'''

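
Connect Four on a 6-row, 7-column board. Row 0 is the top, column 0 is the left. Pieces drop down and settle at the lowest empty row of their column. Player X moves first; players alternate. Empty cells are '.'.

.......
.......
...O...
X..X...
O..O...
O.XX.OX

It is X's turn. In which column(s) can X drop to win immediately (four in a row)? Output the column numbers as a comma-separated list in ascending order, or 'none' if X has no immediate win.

Answer: none

Derivation:
col 0: drop X → no win
col 1: drop X → no win
col 2: drop X → no win
col 3: drop X → no win
col 4: drop X → no win
col 5: drop X → no win
col 6: drop X → no win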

'''

INSTRUCTIONS TO FOLLOW
Each entry should be duplicated exactly as it was given.

RESPONSE TO THE TASK
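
Connect Four on a 6-row, 7-column board. Row 0 is the top, column 0 is the left. Pieces drop down and settle at the lowest empty row of their column. Player X moves first; players alternate. Empty cells are '.'.

.......
.......
...O...
X..X...
O..O...
O.XX.OX

It is X's turn. In which column(s) can X drop to win immediately (four in a row)? Output the column numbers as a comma-separated list in ascending order, or 'none' if X has no immediate win.

Answer: none

Derivation:
col 0: drop X → no win
col 1: drop X → no win
col 2: drop X → no win
col 3: drop X → no win
col 4: drop X → no win
col 5: drop X → no win
col 6: drop X → no win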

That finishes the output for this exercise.